Stored data entries:

*** Block opens ***

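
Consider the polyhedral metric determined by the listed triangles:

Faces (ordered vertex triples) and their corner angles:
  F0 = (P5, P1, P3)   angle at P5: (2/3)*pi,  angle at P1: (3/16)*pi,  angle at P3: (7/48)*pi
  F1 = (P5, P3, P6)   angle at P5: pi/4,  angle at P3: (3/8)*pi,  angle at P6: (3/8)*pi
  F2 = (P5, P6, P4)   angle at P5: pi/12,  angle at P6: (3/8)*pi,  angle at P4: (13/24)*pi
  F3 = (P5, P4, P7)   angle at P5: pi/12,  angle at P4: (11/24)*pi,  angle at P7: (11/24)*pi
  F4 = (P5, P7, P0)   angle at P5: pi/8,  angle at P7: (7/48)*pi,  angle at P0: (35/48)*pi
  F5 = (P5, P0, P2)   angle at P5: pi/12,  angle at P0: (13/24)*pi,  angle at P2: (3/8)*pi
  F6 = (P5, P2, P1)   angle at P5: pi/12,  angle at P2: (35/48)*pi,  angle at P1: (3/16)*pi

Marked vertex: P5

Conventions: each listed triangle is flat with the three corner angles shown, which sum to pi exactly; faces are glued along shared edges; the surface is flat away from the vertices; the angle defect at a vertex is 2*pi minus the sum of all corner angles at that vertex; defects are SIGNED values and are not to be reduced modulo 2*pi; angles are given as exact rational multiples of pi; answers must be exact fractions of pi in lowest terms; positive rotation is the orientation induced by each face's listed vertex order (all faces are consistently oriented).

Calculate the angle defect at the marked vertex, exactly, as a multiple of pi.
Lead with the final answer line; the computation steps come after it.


Answer: defect(P5) = (5/8)*pi

Sum of corner angles at P5: (11/8)*pi
defect = 2*pi - (11/8)*pi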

*** Block closes ***

## What is expected
Each entry above must be repeated exactly, with nothing dropped.

## Finished exercise
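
Consider the polyhedral metric determined by the listed triangles:

Faces (ordered vertex triples) and their corner angles:
  F0 = (P5, P1, P3)   angle at P5: (2/3)*pi,  angle at P1: (3/16)*pi,  angle at P3: (7/48)*pi
  F1 = (P5, P3, P6)   angle at P5: pi/4,  angle at P3: (3/8)*pi,  angle at P6: (3/8)*pi
  F2 = (P5, P6, P4)   angle at P5: pi/12,  angle at P6: (3/8)*pi,  angle at P4: (13/24)*pi
  F3 = (P5, P4, P7)   angle at P5: pi/12,  angle at P4: (11/24)*pi,  angle at P7: (11/24)*pi
  F4 = (P5, P7, P0)   angle at P5: pi/8,  angle at P7: (7/48)*pi,  angle at P0: (35/48)*pi
  F5 = (P5, P0, P2)   angle at P5: pi/12,  angle at P0: (13/24)*pi,  angle at P2: (3/8)*pi
  F6 = (P5, P2, P1)   angle at P5: pi/12,  angle at P2: (35/48)*pi,  angle at P1: (3/16)*pi

Marked vertex: P5

Conventions: each listed triangle is flat with the three corner angles shown, which sum to pi exactly; faces are glued along shared edges; the surface is flat away from the vertices; the angle defect at a vertex is 2*pi minus the sum of all corner angles at that vertex; defects are SIGNED values and are not to be reduced modulo 2*pi; angles are given as exact rational multiples of pi; answers must be exact fractions of pi in lowest terms; positive rotation is the orientation induced by each face's listed vertex order (all faces are consistently oriented).

Calculate the angle defect at the marked vertex, exactly, as a multiple of pi.
Lead with the final answer line; the computation steps come after it.


Answer: defect(P5) = (5/8)*pi

Sum of corner angles at P5: (11/8)*pi
defect = 2*pi - (11/8)*pi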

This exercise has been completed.